[Collected data entries]
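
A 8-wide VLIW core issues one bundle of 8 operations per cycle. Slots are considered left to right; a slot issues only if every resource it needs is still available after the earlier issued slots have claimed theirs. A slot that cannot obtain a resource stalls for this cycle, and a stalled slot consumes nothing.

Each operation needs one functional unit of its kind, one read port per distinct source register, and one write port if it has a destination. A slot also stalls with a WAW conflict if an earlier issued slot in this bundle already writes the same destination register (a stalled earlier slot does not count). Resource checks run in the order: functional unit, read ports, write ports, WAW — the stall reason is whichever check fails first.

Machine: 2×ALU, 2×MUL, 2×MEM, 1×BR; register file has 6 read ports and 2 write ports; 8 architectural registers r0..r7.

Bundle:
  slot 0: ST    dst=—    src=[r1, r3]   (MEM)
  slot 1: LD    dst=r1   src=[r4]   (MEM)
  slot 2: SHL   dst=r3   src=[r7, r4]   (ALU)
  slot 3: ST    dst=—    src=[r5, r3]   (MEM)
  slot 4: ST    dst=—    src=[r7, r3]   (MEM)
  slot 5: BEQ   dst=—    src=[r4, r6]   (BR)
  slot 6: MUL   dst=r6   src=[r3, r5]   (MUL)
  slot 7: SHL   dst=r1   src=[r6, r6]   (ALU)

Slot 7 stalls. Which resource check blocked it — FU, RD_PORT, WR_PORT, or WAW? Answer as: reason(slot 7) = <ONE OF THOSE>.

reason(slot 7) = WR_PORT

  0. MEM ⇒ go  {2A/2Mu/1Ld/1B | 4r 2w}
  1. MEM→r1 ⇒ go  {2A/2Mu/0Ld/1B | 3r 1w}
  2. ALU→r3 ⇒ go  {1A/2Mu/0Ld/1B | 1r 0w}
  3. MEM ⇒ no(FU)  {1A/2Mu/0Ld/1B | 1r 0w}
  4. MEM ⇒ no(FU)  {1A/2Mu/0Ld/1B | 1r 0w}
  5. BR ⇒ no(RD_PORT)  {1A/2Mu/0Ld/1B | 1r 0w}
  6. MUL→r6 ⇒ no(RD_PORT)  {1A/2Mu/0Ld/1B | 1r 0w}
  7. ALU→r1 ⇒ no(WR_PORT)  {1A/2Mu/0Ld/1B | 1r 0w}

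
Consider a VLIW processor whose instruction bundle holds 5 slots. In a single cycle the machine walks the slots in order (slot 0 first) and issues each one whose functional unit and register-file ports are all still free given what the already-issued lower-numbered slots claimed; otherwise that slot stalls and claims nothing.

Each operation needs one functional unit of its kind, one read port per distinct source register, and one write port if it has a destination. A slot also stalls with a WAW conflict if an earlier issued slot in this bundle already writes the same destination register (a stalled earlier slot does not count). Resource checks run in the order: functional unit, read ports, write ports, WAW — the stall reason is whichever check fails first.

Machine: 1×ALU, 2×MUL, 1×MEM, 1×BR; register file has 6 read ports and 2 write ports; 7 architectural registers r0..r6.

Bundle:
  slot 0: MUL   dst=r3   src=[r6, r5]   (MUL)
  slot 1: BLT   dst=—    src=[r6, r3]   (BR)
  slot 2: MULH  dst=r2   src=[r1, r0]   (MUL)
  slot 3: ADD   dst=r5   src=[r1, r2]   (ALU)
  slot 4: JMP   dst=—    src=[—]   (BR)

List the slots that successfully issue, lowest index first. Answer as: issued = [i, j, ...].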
--
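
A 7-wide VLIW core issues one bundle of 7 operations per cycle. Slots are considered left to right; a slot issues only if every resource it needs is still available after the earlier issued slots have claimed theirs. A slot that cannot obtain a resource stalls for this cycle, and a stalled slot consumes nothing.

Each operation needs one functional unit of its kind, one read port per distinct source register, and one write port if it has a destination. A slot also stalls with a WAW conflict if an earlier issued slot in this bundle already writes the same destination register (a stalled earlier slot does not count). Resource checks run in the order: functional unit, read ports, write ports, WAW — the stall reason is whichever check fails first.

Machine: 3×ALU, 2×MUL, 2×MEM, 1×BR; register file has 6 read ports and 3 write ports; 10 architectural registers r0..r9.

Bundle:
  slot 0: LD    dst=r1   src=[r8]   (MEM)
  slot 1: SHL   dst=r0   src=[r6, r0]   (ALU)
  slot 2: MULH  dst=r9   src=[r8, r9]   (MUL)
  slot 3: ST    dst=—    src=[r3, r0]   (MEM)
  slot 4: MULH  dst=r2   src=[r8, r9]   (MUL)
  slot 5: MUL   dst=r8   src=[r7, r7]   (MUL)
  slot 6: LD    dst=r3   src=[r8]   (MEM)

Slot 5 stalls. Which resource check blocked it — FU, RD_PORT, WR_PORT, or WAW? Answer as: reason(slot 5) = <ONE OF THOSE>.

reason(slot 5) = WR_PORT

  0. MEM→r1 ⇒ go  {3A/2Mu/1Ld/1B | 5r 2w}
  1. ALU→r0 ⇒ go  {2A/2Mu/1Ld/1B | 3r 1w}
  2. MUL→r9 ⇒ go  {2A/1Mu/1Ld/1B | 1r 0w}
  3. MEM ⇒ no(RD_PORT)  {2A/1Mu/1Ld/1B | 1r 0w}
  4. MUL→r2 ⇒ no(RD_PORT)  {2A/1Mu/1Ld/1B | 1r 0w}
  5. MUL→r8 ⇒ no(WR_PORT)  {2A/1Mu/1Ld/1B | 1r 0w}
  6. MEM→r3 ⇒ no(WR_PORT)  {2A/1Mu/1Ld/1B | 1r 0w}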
--
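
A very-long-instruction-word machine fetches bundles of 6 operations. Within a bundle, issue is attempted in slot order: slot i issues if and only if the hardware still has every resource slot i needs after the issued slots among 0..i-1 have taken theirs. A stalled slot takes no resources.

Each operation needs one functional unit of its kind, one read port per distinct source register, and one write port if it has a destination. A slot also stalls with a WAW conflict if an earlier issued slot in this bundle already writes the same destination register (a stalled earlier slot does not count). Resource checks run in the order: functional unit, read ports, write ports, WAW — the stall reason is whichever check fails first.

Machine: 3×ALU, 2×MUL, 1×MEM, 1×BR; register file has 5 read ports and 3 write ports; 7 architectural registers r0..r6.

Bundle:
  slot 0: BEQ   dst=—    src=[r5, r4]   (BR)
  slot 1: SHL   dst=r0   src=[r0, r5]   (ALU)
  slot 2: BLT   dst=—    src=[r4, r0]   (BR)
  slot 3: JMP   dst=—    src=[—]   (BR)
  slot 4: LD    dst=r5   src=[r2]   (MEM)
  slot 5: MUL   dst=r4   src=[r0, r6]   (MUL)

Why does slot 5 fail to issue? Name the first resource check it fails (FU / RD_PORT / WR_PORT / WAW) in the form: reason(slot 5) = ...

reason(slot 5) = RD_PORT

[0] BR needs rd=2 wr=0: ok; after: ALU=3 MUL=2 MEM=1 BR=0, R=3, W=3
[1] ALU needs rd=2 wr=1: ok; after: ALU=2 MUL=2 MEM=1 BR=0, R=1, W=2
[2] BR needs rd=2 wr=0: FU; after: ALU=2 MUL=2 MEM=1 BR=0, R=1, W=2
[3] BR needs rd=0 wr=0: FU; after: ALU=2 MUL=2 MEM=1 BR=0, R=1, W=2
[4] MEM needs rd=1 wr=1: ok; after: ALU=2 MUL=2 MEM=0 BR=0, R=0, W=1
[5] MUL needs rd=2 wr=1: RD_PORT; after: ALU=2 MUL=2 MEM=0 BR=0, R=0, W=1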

Aim of the exercise:
In the data above, find the line with "slot 6: MUL" and the line with "slot 7: SHL". Retype both, plus every line between them, exactly.

Output for this exercise:
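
  slot 6: MUL   dst=r6   src=[r3, r5]   (MUL)
  slot 7: SHL   dst=r1   src=[r6, r6]   (ALU)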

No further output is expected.